§ Activity
All lines from the one containing "A glass substrate (n = 1.46)" through the final line of the listing below are to be retyped exactly; nothing else goes in the result.
Start of Input for this task
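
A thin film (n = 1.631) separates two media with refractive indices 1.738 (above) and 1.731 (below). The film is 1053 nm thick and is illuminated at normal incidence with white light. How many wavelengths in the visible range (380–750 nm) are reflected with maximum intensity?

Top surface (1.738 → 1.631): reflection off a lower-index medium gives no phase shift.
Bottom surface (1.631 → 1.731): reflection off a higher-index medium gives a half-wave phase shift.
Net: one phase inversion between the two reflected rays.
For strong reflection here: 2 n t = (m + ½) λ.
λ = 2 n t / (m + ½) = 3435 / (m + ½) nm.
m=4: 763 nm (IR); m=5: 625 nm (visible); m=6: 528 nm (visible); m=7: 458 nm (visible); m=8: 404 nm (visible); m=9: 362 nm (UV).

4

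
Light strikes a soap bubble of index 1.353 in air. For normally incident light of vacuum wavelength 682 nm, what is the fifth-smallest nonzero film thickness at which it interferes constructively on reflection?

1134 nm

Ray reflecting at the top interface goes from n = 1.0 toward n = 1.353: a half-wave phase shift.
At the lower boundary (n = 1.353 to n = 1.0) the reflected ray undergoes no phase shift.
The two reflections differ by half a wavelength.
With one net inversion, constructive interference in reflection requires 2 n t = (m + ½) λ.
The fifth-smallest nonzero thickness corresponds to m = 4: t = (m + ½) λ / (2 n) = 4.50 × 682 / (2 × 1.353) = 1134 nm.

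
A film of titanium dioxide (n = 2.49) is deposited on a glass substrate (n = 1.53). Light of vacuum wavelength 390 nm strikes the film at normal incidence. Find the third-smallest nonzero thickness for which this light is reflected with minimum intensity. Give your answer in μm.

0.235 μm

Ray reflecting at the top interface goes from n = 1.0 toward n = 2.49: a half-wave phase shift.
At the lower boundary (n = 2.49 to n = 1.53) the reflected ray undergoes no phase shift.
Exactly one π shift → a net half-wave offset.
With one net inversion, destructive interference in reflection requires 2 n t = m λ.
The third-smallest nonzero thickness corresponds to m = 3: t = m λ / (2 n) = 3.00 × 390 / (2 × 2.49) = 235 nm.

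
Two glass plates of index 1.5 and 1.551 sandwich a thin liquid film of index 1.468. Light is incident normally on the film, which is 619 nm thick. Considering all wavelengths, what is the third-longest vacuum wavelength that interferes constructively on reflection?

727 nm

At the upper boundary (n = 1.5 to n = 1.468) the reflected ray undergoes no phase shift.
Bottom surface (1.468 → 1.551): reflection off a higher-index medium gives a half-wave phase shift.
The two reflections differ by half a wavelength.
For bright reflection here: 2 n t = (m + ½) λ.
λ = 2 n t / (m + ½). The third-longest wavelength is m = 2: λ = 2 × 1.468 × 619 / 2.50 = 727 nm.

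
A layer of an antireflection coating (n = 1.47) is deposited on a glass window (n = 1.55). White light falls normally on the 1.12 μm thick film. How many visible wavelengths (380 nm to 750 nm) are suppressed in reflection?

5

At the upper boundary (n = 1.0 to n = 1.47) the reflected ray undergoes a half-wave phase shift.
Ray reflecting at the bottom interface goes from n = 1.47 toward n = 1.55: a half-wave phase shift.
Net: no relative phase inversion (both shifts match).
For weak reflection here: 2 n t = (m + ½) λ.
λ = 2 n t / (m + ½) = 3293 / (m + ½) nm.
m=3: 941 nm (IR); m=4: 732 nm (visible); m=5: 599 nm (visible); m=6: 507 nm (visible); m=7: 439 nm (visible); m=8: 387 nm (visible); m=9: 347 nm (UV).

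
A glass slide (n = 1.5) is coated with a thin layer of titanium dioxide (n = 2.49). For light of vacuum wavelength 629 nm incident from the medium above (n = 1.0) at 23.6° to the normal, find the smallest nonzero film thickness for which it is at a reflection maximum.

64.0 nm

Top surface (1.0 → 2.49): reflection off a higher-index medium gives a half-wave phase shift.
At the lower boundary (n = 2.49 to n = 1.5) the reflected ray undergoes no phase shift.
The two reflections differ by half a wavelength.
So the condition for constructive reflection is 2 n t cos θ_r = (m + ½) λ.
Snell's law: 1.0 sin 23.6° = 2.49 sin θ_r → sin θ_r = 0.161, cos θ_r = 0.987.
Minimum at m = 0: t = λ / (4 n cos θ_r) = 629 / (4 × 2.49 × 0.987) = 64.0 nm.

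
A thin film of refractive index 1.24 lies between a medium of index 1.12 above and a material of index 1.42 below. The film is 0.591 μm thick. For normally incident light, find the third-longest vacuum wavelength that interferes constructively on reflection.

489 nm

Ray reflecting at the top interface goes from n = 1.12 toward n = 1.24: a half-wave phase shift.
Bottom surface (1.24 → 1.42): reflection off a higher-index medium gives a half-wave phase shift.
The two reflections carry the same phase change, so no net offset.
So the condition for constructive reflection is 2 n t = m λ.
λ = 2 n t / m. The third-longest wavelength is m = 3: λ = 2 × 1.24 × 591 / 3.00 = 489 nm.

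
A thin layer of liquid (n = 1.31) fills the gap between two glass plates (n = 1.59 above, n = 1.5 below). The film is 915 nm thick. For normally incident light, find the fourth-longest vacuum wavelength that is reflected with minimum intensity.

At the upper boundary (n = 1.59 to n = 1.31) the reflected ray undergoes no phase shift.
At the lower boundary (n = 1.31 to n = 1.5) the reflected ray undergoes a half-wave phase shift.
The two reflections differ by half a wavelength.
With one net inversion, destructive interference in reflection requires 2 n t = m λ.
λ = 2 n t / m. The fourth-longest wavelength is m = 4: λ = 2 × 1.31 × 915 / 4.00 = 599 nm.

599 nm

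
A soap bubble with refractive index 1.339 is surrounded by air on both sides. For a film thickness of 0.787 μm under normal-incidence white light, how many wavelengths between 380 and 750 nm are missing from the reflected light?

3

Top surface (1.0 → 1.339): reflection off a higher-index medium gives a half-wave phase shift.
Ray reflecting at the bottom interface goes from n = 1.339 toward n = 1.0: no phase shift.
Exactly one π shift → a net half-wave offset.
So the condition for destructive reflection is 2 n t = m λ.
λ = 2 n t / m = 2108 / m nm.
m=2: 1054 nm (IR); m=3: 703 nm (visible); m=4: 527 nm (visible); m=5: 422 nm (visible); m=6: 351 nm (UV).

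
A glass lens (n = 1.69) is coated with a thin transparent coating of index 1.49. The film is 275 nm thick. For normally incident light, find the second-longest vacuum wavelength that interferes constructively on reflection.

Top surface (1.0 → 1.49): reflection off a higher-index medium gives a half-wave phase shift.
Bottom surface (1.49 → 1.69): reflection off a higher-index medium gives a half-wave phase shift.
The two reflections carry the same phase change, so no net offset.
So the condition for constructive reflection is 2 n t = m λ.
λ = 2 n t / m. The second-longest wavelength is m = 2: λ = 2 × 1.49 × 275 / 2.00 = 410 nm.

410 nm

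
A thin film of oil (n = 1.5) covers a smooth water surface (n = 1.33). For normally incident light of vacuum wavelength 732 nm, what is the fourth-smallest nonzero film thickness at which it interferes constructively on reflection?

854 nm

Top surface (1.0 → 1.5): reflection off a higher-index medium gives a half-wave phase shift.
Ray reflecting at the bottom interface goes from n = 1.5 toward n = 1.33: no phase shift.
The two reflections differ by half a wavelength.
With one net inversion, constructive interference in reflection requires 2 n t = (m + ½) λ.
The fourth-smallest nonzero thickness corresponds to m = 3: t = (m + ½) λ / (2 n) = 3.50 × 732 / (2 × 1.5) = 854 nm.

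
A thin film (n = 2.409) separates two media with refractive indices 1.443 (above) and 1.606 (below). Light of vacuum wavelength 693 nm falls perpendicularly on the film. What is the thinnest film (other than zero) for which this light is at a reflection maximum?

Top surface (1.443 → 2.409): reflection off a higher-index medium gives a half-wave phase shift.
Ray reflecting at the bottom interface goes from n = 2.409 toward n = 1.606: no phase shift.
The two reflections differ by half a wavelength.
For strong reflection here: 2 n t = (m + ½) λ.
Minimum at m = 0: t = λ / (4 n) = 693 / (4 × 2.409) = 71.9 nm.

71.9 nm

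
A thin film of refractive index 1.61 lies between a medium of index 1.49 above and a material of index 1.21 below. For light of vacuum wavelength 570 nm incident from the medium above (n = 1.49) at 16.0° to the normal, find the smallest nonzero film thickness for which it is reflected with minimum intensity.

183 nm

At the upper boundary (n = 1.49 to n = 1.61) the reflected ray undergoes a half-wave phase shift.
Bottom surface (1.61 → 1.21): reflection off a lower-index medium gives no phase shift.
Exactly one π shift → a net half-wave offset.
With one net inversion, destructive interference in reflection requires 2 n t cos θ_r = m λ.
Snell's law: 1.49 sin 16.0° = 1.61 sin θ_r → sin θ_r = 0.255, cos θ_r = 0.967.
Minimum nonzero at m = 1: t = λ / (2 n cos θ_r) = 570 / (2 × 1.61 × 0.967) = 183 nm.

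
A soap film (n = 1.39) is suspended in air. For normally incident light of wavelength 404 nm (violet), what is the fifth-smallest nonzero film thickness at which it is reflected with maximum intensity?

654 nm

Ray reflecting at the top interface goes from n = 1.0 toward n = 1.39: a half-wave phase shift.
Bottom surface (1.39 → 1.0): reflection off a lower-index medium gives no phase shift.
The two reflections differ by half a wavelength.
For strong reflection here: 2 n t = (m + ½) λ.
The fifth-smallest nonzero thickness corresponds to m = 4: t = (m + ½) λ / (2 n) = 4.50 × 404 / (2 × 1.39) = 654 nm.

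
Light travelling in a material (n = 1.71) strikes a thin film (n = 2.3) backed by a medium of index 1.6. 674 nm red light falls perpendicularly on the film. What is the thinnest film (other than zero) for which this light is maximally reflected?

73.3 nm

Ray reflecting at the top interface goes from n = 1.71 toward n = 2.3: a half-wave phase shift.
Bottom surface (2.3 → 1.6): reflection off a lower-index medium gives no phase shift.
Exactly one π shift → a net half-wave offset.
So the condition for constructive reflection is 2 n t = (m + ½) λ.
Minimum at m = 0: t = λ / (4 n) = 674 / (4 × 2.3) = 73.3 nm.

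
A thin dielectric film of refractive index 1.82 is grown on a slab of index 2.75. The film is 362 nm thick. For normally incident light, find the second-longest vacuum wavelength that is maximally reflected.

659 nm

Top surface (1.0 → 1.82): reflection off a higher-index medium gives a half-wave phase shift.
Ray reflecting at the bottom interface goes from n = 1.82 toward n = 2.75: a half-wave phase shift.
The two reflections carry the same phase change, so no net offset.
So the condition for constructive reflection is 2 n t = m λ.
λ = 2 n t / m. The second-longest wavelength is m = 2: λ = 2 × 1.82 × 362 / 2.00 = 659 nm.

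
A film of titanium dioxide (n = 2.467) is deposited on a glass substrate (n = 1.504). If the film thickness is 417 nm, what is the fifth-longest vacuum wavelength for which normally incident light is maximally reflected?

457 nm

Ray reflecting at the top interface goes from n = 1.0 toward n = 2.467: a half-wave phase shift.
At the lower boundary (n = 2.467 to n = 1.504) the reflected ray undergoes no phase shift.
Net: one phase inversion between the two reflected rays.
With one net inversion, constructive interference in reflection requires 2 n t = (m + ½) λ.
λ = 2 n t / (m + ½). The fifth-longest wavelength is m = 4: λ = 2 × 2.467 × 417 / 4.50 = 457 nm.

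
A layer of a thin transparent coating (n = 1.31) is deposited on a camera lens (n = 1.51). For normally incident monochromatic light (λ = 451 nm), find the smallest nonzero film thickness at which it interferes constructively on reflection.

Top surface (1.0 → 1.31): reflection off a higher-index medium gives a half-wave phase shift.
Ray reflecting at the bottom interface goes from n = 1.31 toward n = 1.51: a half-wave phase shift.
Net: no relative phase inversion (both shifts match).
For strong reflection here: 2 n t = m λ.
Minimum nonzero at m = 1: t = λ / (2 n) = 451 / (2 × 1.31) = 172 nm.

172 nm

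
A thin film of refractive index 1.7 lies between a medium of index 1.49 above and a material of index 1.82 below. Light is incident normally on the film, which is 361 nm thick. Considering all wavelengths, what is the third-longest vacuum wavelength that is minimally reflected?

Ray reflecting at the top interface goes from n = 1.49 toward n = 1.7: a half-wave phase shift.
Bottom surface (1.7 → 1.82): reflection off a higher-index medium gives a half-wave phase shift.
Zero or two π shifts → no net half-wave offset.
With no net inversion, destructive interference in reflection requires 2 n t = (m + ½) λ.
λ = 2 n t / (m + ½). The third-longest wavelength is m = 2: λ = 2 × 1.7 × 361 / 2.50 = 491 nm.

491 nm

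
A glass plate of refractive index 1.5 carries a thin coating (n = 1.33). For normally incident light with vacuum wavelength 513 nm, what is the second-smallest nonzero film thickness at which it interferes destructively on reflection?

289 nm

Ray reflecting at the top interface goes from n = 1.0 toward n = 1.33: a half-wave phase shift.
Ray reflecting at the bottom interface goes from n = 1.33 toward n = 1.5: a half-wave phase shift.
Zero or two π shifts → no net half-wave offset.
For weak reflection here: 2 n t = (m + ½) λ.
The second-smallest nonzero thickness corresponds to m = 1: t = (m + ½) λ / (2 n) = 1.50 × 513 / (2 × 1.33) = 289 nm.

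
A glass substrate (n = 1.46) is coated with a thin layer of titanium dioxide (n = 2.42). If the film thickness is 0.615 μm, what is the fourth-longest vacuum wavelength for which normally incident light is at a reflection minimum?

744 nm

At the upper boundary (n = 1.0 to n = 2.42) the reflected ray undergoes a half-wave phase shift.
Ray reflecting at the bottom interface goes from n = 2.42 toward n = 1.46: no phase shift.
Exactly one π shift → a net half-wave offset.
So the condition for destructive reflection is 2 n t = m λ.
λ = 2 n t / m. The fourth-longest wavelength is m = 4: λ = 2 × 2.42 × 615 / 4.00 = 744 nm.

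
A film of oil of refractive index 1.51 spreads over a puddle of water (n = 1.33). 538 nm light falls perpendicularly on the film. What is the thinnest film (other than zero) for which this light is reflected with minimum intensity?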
End of Input for this task
§ Result of this exercise
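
A glass substrate (n = 1.46) is coated with a thin layer of titanium dioxide (n = 2.42). If the film thickness is 0.615 μm, what is the fourth-longest vacuum wavelength for which normally incident light is at a reflection minimum?

744 nm

At the upper boundary (n = 1.0 to n = 2.42) the reflected ray undergoes a half-wave phase shift.
Ray reflecting at the bottom interface goes from n = 2.42 toward n = 1.46: no phase shift.
Exactly one π shift → a net half-wave offset.
So the condition for destructive reflection is 2 n t = m λ.
λ = 2 n t / m. The fourth-longest wavelength is m = 4: λ = 2 × 2.42 × 615 / 4.00 = 744 nm.

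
A film of oil of refractive index 1.51 spreads over a puddle of water (n = 1.33). 538 nm light falls perpendicularly on the film. What is the thinnest film (other than zero) for which this light is reflected with minimum intensity?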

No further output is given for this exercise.